Problem to solve | Find the lines holding the string "exclusion" in the data, then copy all of them.

BEGIN The data

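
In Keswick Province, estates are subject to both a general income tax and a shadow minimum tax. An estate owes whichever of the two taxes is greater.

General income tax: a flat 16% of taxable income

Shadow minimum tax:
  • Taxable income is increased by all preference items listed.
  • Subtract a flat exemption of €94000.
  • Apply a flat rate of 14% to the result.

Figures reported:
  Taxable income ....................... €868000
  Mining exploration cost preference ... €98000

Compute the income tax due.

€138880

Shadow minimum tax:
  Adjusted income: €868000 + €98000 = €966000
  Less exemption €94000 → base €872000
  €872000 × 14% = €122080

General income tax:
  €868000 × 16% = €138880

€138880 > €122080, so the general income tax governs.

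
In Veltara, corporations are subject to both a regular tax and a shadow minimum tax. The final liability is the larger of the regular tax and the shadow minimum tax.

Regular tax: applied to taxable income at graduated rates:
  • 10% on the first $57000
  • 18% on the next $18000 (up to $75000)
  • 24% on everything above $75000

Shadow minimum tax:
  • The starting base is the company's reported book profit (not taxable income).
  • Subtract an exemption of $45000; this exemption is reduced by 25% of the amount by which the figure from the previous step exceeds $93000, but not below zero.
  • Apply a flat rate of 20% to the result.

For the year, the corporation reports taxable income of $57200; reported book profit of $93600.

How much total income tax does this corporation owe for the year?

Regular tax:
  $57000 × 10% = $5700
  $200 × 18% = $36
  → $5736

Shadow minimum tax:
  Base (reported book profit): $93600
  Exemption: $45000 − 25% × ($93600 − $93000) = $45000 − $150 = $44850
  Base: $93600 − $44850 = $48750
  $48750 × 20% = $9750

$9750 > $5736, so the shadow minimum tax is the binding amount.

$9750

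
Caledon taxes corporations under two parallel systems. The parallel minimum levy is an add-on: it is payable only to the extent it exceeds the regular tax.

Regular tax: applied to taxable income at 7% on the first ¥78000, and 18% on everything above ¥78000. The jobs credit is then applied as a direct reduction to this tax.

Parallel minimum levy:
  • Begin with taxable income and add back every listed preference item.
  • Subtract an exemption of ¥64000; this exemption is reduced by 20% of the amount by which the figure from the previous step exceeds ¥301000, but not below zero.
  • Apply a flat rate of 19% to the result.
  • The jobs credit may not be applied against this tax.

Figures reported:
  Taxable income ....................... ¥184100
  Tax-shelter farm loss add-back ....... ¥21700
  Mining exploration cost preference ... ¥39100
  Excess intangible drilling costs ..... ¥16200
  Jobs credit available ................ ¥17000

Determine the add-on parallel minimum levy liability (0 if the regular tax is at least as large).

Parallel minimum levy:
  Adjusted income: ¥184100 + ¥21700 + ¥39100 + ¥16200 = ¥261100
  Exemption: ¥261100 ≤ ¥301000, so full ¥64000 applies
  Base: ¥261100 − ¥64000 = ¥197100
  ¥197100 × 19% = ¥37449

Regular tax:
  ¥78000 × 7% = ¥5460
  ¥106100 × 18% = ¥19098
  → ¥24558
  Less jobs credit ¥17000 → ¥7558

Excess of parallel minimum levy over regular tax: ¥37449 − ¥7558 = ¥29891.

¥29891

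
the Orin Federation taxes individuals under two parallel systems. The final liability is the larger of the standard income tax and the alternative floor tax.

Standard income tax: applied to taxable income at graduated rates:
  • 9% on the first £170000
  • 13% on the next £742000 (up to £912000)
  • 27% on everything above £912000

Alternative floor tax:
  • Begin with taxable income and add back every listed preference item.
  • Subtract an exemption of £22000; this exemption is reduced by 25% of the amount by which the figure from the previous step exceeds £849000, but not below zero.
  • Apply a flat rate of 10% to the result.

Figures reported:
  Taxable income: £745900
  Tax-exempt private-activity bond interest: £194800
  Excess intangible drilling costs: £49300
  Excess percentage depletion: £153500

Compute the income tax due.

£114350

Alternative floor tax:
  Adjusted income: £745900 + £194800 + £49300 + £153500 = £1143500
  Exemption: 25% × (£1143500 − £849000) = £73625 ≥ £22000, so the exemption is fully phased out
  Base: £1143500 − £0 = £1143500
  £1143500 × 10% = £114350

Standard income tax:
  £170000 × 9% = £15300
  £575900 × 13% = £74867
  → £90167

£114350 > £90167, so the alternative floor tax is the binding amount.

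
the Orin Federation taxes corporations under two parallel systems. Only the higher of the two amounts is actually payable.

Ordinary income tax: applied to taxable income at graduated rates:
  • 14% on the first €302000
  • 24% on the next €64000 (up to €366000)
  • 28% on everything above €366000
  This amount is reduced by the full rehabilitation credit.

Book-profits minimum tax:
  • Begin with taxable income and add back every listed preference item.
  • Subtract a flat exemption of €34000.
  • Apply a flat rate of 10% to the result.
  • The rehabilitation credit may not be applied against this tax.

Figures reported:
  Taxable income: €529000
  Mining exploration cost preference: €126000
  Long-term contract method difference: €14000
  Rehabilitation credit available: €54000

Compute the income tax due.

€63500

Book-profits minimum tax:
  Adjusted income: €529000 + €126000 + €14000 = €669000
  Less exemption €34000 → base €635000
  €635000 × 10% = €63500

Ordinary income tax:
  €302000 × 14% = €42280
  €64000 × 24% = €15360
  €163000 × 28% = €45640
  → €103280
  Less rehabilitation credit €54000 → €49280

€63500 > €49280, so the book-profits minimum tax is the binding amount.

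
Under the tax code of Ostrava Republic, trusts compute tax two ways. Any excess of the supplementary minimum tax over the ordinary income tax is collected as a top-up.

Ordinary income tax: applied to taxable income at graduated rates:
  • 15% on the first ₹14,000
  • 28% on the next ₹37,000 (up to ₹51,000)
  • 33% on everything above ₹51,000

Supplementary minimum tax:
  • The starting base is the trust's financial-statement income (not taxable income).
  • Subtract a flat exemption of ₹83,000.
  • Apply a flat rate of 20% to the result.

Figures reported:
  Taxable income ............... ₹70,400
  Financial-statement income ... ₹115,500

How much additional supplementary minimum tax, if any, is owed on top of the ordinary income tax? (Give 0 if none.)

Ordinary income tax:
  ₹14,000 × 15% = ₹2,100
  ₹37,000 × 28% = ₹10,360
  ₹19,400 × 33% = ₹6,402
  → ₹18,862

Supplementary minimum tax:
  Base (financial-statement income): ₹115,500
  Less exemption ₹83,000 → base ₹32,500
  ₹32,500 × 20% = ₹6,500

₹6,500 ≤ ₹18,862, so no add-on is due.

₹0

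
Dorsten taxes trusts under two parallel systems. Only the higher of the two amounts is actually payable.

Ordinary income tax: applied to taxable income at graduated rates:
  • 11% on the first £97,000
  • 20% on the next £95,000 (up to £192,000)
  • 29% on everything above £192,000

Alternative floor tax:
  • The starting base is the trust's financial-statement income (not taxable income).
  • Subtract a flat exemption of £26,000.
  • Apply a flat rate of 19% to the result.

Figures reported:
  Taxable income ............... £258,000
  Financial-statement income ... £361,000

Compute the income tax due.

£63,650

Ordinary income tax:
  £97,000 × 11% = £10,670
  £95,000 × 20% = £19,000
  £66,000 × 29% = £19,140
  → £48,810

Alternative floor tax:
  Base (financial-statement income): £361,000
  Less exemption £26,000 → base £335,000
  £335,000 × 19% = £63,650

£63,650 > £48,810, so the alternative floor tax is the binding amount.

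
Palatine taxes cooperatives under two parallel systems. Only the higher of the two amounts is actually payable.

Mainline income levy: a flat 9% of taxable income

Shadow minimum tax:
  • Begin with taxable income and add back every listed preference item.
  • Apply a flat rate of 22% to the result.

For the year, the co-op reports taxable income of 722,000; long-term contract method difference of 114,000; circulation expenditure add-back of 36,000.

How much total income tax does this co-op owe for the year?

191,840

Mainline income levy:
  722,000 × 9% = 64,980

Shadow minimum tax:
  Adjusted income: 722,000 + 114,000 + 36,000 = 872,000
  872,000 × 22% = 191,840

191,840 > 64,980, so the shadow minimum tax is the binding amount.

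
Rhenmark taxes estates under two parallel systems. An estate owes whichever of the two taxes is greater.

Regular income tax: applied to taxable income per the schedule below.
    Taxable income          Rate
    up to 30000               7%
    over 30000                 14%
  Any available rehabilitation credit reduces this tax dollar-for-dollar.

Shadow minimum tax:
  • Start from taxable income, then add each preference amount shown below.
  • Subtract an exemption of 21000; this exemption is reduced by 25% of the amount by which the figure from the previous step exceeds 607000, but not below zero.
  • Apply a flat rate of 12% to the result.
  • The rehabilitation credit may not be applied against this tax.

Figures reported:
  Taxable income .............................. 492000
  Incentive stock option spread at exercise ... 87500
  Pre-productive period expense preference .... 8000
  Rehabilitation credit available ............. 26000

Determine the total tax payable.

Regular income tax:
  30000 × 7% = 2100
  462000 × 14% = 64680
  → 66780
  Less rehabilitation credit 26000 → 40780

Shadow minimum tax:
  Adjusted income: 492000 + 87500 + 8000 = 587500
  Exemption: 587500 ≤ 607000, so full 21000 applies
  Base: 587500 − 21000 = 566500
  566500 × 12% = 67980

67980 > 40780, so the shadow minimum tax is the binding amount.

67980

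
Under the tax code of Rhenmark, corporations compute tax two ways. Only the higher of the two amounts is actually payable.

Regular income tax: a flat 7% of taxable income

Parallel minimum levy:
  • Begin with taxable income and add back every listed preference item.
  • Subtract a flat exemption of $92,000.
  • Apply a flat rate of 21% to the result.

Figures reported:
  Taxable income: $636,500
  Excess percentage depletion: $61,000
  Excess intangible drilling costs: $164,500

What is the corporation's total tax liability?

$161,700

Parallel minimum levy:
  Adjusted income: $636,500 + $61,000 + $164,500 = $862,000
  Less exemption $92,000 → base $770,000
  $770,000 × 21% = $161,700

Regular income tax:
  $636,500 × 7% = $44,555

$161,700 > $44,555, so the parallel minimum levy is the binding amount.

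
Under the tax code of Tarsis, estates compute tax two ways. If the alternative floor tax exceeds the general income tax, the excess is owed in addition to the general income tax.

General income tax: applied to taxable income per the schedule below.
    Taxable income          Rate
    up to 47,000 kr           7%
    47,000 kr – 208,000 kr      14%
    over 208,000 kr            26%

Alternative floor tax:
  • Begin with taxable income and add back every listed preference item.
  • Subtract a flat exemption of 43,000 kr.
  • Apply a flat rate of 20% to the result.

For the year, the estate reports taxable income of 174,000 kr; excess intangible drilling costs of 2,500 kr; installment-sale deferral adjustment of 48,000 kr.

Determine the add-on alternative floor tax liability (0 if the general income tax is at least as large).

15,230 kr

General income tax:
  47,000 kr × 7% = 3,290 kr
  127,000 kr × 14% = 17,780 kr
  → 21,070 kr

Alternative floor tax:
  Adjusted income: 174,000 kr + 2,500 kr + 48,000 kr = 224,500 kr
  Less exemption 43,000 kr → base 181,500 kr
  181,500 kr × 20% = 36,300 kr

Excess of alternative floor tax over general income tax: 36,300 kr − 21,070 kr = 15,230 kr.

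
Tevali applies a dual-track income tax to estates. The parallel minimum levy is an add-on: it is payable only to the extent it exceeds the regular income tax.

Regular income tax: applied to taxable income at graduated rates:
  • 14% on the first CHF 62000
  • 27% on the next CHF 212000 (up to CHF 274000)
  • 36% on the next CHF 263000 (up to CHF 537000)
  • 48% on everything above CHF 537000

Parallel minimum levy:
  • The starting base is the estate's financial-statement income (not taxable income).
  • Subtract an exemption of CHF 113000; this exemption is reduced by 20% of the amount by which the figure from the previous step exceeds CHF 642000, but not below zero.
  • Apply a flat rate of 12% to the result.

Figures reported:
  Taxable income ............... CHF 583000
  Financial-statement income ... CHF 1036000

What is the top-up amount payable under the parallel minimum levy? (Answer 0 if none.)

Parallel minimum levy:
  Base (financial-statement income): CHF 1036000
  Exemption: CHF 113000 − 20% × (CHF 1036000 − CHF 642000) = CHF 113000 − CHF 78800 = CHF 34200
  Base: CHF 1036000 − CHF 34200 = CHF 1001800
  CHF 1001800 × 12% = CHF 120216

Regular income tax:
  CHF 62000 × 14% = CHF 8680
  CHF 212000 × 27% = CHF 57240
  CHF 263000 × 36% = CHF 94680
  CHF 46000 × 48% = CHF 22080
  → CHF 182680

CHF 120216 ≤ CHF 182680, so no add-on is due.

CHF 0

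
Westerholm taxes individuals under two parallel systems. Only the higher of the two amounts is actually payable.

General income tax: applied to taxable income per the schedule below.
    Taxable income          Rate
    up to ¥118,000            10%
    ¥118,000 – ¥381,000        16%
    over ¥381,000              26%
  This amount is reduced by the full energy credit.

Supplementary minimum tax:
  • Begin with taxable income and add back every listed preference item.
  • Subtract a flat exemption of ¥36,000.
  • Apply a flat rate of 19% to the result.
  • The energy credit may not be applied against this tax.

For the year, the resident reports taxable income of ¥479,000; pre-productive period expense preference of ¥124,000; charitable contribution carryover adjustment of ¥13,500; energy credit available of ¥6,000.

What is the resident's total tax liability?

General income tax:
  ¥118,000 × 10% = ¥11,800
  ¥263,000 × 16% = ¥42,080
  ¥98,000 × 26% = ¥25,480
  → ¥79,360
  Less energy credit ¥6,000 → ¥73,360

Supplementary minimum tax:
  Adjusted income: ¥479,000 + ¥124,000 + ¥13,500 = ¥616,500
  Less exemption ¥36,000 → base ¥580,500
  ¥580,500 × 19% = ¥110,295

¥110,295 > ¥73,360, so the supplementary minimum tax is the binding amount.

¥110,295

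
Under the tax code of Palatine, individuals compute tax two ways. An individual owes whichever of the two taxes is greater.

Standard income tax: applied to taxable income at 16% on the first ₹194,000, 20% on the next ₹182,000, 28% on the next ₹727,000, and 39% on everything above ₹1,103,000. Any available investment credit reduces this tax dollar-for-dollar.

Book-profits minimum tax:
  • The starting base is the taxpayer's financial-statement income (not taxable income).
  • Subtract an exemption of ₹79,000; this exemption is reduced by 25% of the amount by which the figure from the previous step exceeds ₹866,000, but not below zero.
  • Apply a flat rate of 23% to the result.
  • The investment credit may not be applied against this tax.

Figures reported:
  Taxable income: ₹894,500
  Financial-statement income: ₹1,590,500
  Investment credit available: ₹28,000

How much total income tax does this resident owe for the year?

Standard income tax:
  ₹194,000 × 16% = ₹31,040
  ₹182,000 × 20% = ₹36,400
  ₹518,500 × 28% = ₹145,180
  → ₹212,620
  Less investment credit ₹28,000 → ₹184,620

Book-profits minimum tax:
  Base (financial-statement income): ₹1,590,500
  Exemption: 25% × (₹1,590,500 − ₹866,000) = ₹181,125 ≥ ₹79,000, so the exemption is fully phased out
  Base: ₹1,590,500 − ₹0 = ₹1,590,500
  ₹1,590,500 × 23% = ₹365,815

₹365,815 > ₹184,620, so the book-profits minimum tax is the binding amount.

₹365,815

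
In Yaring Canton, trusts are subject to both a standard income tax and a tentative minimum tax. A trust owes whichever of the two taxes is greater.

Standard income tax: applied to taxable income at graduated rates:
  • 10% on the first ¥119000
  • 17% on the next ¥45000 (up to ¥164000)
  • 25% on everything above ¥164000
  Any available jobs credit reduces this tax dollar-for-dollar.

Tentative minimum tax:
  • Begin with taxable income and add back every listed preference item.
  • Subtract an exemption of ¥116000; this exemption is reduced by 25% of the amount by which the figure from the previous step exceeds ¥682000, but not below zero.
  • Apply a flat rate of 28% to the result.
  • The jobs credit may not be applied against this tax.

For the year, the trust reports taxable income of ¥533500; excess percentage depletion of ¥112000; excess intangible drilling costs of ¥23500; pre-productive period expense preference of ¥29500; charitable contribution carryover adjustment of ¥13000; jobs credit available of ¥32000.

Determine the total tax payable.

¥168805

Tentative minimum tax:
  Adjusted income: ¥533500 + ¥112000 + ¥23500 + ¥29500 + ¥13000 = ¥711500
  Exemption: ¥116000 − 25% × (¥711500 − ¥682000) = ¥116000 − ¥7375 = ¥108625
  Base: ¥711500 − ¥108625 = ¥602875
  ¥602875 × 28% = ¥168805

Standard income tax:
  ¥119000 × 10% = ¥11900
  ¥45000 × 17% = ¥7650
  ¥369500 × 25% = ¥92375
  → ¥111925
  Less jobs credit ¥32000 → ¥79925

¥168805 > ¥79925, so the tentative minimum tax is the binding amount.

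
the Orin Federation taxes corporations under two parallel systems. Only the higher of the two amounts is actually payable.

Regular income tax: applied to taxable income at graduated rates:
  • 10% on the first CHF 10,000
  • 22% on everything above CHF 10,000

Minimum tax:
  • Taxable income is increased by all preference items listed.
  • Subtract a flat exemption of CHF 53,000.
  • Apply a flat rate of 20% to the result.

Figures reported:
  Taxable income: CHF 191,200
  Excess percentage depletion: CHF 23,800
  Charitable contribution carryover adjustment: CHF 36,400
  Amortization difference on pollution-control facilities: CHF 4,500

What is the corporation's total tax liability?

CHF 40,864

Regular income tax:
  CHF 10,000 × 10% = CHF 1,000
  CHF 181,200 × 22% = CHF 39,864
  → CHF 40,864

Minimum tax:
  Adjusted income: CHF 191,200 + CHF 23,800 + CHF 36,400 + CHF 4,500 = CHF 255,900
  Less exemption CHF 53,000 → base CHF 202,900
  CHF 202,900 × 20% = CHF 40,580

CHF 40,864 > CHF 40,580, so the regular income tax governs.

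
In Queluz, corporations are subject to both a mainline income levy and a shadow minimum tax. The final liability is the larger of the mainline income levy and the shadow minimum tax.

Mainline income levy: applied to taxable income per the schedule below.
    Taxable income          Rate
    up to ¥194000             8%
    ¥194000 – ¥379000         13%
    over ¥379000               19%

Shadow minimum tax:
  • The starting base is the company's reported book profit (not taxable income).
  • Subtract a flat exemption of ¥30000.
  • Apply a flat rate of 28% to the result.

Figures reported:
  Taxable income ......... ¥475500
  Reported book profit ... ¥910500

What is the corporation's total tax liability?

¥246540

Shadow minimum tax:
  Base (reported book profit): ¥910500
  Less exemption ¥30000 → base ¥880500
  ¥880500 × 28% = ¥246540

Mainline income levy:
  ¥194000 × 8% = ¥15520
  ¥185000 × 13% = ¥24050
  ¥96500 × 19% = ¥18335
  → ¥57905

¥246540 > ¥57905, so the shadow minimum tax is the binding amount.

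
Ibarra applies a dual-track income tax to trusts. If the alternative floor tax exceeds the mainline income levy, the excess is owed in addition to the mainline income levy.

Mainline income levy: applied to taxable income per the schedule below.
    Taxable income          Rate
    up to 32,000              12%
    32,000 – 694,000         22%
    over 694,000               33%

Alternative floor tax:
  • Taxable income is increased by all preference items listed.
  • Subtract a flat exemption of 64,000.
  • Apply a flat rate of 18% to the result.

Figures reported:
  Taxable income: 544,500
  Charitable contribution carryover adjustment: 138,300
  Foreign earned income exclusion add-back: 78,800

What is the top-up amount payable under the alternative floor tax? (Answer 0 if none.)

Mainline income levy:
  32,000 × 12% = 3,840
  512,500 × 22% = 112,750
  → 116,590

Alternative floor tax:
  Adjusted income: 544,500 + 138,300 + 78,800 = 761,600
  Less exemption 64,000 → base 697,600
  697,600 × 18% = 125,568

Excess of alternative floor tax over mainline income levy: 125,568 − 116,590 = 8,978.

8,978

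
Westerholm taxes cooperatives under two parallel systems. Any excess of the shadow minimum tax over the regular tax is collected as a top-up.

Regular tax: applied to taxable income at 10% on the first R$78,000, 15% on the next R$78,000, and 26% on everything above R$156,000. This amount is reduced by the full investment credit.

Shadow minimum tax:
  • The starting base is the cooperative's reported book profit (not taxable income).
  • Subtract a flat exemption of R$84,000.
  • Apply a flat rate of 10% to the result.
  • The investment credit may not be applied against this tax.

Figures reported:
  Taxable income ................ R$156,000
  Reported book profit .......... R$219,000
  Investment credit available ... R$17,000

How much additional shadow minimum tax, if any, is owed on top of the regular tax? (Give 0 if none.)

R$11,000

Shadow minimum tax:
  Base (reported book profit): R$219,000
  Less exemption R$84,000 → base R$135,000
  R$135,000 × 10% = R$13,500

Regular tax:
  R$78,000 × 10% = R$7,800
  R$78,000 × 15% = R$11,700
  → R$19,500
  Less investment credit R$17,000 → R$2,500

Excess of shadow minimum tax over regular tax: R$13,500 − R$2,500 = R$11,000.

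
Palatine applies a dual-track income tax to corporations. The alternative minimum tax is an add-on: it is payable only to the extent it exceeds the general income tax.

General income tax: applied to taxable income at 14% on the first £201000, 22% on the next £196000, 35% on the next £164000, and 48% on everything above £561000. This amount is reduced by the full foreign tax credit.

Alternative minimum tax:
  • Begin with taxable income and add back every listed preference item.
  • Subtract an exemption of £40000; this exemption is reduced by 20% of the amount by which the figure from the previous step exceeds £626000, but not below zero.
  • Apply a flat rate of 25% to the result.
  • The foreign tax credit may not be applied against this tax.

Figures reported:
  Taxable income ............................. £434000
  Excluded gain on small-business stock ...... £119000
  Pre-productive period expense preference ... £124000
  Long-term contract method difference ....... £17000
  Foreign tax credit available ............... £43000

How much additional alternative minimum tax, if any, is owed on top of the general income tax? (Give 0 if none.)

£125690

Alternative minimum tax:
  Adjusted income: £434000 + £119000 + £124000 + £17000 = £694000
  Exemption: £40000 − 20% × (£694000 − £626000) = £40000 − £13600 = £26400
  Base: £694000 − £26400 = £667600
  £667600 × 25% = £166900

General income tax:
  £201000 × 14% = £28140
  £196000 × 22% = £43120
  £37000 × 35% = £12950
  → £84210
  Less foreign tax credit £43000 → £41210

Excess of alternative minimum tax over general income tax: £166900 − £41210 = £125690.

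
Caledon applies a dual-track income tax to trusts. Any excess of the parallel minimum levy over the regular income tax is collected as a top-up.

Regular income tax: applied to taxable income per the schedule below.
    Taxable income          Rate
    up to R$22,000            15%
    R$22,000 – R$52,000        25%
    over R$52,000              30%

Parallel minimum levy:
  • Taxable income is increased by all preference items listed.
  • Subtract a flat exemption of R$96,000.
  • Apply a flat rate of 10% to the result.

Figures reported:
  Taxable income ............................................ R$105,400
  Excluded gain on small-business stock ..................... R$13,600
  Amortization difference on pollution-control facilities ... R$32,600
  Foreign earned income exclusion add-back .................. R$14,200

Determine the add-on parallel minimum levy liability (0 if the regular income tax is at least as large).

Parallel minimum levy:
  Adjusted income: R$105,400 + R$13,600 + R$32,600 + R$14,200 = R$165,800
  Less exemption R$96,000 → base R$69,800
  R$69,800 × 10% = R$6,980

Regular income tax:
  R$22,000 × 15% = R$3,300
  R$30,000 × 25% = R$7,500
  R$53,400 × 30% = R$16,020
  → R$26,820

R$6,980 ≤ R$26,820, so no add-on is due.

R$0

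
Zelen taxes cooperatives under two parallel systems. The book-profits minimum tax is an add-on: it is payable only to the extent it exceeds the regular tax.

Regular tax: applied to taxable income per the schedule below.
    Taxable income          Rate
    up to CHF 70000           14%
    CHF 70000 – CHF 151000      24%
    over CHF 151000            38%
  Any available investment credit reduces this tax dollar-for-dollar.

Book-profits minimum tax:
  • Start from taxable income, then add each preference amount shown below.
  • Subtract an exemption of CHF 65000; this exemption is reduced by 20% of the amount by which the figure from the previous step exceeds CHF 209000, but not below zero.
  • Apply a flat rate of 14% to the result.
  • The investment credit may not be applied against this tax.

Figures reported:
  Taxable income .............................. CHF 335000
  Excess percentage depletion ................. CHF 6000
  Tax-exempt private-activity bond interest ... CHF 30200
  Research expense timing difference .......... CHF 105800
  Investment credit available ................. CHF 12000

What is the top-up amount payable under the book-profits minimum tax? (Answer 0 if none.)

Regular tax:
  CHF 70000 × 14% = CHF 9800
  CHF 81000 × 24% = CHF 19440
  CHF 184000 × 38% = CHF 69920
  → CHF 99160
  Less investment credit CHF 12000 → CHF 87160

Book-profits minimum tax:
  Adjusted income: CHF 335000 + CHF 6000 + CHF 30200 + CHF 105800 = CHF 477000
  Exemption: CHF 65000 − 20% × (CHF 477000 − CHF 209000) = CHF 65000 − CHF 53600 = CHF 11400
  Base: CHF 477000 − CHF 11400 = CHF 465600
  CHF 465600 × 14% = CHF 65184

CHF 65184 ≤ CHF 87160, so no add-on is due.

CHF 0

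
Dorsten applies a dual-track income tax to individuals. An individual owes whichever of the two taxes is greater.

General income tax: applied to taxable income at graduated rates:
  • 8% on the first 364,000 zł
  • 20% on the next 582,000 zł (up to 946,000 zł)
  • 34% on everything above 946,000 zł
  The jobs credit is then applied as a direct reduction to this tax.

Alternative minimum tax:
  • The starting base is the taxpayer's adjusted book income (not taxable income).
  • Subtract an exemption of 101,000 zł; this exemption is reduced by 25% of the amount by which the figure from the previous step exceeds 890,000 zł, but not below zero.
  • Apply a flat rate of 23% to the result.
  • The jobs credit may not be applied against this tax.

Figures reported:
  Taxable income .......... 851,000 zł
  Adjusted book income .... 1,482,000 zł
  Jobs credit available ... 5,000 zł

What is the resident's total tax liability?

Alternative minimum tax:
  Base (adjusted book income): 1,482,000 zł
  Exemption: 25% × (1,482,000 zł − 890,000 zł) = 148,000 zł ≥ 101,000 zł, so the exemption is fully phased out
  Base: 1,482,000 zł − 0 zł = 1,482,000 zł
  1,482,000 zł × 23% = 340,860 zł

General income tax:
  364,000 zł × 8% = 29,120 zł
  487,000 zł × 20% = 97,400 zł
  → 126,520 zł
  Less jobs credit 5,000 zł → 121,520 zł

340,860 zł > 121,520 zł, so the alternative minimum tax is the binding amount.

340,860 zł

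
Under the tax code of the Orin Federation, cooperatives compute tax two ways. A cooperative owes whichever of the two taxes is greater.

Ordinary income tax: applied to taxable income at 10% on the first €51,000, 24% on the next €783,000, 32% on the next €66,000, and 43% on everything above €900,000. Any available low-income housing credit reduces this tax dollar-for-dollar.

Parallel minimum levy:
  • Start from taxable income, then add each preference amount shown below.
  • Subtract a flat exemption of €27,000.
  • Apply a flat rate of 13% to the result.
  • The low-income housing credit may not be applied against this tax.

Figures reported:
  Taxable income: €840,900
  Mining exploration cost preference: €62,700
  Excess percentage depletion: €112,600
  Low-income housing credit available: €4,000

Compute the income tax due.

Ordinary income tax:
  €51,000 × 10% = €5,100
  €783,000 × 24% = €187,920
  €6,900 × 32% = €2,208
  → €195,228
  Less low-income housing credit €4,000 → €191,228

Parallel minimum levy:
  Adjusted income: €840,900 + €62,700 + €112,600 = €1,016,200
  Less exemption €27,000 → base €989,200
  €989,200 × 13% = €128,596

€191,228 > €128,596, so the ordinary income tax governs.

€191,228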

END The data

Task output |
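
  Foreign earned income exclusion add-back: 78,800
  Foreign earned income exclusion add-back .................. R$14,200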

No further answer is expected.